About this exercise: From the entries below, output the line with "Burst | Priority |" and each following line up to and including the line with "202 | 0 | 4 | 2 |", exactly as written.

Source data:
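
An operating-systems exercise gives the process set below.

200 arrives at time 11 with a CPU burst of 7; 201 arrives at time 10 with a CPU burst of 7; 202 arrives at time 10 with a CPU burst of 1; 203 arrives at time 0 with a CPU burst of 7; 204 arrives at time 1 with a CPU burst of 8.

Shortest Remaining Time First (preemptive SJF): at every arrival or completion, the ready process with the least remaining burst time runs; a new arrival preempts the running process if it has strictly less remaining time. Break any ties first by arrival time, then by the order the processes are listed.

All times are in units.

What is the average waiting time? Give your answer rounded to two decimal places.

5.00

Schedule: | 203 0-7 | 204 7-10 | 202 10-11 | 204 11-16 | 201 16-23 | 200 23-30 |
Completion: 200=30  201=23  202=11  203=7  204=16
Turnaround (C−A): 200=19  201=13  202=1  203=7  204=15
Waiting times: 200=12, 201=6, 202=0, 203=0, 204=7
Average waiting = (12+6+0+0+7) / 5 = 25/5 = 5.00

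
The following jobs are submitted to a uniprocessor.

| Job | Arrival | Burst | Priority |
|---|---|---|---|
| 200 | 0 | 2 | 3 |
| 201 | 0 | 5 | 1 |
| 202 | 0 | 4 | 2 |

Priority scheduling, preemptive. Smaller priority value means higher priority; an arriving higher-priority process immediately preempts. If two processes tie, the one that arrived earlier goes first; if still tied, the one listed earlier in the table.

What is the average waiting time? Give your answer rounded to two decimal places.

Schedule: | 201 0-5 | 202 5-9 | 200 9-11 |
Completion: 200=11  201=5  202=9
Turnaround (C−A): 200=11  201=5  202=9
Waiting times: 200=9, 201=0, 202=5
Average waiting = (9+0+5) / 3 = 14/3 = 4.67

4.67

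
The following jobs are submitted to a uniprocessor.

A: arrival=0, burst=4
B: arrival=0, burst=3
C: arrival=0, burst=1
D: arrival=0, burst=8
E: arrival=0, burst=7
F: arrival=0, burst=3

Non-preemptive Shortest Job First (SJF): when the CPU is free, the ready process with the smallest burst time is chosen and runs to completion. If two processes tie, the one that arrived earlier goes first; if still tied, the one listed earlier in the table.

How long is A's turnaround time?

11

Schedule: | C 0-1 | B 1-4 | F 4-7 | A 7-11 | E 11-18 | D 18-26 |
Completion: A=11  B=4  C=1  D=26  E=18  F=7
Turnaround(A) = completion − arrival = 11 − 0 = 11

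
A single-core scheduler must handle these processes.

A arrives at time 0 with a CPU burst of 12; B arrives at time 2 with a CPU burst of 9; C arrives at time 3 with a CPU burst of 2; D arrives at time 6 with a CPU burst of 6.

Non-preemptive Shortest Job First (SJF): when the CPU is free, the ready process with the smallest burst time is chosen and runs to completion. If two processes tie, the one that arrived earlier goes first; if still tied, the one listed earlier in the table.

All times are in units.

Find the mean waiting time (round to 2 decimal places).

8.75

Timeline: | A 0-12 | C 12-14 | D 14-20 | B 20-29 |
Completion: A=12  B=29  C=14  D=20
Turnaround (C−A): A=12  B=27  C=11  D=14
Waiting times: A=0, B=18, C=9, D=8
Average waiting = (0+18+9+8) / 4 = 35/4 = 8.75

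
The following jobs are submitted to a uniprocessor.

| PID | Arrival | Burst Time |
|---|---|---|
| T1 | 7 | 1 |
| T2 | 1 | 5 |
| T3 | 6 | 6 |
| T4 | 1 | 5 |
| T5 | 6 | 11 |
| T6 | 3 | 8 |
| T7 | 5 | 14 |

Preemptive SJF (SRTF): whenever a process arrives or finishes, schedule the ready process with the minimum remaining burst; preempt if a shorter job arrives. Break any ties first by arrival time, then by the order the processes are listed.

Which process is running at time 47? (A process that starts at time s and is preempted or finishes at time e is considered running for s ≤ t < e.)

T7

Timeline: | idle 0-1 | T2 1-6 | T4 6-7 | T1 7-8 | T4 8-12 | T3 12-18 | T6 18-26 | T5 26-37 | T7 37-51 |
Completion: T1=8  T2=6  T3=18  T4=12  T5=37  T6=26  T7=51
Turnaround (C−A): T1=1  T2=5  T3=12  T4=11  T5=31  T6=23  T7=46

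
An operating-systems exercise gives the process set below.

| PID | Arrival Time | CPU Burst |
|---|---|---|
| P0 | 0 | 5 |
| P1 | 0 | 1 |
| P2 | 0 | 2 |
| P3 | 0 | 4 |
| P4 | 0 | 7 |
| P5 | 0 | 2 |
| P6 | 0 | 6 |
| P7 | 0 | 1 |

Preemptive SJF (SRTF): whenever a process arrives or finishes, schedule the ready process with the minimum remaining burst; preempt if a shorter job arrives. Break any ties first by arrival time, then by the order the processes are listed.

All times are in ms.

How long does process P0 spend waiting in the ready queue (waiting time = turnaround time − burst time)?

Gantt: | P1 0-1 | P7 1-2 | P2 2-4 | P5 4-6 | P3 6-10 | P0 10-15 | P6 15-21 | P4 21-28 |
Completion: P0=15  P1=1  P2=4  P3=10  P4=28  P5=6  P6=21  P7=2
Turnaround (C−A): P0=15  P1=1  P2=4  P3=10  P4=28  P5=6  P6=21  P7=2
Waiting(P0) = turnaround − burst = 15 − 5 = 10

10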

Result of this task:
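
| Job | Arrival | Burst | Priority |
|---|---|---|---|
| 200 | 0 | 2 | 3 |
| 201 | 0 | 5 | 1 |
| 202 | 0 | 4 | 2 |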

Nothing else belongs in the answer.